▸ Exercise: From the data underneath, reproduce exactly the stretch that begins at the line with "Verify whether this" and ends after the line with "Step 5: f''''(x) = -sin(x)".

▸ Stored items:
=-=-=
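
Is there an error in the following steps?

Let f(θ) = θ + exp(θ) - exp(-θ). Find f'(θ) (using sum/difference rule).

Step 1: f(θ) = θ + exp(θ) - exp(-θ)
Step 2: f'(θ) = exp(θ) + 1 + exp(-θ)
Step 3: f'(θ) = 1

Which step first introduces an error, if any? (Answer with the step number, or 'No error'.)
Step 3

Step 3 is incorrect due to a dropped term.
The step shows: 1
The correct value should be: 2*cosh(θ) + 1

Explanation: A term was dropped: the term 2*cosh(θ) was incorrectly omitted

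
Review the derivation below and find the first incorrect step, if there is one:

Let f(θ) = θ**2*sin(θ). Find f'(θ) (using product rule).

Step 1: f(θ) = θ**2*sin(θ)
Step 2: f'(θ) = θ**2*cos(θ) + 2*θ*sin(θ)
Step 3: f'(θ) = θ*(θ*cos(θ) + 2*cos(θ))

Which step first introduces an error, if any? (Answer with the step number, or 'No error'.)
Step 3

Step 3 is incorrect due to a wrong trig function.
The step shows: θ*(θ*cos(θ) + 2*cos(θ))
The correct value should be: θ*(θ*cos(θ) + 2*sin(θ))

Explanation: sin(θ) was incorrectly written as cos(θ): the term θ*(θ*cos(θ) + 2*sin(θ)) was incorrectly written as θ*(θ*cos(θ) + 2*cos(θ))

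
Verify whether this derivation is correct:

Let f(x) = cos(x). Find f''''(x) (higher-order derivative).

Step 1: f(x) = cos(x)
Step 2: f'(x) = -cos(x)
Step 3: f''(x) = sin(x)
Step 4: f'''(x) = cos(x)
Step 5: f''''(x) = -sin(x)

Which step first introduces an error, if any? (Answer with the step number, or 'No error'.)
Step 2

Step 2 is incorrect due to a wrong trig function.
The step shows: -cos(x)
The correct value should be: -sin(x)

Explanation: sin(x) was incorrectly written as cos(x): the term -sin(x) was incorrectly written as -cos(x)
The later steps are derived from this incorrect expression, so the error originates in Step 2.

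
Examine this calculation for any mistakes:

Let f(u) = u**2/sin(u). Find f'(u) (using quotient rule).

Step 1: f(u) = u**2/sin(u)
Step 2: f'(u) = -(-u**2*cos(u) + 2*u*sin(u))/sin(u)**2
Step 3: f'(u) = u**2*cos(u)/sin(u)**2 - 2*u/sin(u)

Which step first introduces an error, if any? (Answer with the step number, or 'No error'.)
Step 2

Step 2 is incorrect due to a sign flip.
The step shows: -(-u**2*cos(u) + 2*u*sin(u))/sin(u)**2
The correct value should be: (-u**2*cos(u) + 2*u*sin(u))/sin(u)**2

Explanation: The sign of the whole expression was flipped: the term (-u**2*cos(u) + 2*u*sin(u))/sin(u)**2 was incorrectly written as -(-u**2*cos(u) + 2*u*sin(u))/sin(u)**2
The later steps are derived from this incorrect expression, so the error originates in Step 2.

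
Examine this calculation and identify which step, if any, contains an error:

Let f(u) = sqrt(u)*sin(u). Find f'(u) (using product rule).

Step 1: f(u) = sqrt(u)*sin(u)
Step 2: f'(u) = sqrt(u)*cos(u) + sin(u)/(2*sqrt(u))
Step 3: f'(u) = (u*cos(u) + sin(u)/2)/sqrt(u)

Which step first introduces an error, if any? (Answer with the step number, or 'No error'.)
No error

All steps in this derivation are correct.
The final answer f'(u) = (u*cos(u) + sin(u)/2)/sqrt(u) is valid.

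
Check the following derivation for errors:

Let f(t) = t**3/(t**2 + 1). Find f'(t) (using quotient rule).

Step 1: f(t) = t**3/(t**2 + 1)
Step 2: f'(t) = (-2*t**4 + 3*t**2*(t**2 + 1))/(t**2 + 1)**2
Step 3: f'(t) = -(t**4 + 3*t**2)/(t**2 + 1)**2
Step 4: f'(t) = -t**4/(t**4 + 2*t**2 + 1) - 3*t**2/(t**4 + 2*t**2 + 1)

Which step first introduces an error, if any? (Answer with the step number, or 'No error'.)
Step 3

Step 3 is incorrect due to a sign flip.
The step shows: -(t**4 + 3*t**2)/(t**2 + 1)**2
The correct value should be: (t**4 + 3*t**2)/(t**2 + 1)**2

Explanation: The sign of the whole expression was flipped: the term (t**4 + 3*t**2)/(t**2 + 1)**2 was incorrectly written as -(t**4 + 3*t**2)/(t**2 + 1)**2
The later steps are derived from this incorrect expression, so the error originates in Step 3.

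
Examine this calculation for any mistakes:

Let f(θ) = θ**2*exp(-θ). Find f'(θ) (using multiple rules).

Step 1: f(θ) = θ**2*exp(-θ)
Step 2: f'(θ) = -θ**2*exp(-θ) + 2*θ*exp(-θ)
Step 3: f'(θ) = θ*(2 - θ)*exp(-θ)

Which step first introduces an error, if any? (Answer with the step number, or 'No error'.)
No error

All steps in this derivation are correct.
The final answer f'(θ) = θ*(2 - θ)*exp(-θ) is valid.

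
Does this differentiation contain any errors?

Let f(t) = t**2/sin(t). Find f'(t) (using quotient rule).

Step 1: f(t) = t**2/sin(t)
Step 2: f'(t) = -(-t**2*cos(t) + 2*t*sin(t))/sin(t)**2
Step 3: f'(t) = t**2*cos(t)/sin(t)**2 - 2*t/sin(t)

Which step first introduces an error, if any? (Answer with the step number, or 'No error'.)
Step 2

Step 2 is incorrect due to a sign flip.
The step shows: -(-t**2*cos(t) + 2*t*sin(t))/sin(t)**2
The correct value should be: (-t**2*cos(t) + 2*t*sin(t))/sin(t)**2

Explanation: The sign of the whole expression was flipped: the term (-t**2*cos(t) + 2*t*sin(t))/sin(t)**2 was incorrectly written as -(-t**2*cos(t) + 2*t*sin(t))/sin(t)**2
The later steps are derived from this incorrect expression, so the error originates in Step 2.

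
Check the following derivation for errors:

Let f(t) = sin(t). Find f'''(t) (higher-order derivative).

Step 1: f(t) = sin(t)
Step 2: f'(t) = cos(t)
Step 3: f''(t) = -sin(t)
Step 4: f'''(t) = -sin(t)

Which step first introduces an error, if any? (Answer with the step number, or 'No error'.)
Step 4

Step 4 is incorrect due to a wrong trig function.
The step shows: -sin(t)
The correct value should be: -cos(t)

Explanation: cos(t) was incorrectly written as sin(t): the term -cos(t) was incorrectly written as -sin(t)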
=-=-=
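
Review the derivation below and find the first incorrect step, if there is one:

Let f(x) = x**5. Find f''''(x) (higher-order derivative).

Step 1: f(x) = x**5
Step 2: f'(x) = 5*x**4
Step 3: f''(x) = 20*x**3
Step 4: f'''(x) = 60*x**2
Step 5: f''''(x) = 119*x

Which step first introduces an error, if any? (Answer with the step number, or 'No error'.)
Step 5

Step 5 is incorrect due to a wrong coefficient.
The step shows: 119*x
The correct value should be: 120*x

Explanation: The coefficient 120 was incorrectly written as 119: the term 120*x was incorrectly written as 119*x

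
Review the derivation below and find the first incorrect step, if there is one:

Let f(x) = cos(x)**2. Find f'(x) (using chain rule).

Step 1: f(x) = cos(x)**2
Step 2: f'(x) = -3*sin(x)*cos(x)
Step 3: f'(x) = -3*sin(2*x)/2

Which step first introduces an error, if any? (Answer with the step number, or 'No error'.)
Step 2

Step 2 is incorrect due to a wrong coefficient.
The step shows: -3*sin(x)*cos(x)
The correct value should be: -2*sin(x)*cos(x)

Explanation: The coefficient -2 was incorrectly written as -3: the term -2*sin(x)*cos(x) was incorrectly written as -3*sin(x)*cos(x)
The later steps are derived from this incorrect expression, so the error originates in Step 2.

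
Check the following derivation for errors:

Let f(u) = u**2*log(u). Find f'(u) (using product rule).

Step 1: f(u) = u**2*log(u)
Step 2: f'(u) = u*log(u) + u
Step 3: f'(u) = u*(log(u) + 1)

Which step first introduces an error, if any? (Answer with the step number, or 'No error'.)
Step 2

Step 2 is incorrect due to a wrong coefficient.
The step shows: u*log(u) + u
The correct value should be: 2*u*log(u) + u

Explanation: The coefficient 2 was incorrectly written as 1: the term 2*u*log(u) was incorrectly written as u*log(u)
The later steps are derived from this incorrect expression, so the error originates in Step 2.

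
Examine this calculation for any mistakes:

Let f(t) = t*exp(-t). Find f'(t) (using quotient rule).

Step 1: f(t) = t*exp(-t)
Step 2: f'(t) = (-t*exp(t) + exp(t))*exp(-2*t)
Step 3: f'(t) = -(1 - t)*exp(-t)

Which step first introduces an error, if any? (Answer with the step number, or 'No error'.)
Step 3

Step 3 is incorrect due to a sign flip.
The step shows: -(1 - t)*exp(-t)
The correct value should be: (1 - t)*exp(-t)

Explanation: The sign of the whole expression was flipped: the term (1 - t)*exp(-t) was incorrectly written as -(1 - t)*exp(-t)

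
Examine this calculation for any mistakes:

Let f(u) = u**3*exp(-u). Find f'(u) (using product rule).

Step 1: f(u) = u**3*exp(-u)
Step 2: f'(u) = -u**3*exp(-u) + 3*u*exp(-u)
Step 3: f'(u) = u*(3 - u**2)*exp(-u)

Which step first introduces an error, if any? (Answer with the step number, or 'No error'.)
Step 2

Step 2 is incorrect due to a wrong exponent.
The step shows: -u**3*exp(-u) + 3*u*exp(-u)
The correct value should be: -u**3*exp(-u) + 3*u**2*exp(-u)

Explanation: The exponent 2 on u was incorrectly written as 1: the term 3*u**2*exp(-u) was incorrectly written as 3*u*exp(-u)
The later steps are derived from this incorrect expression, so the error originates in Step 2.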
=-=-=
▸ Answer space:
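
Verify whether this derivation is correct:

Let f(x) = cos(x). Find f''''(x) (higher-order derivative).

Step 1: f(x) = cos(x)
Step 2: f'(x) = -cos(x)
Step 3: f''(x) = sin(x)
Step 4: f'''(x) = cos(x)
Step 5: f''''(x) = -sin(x)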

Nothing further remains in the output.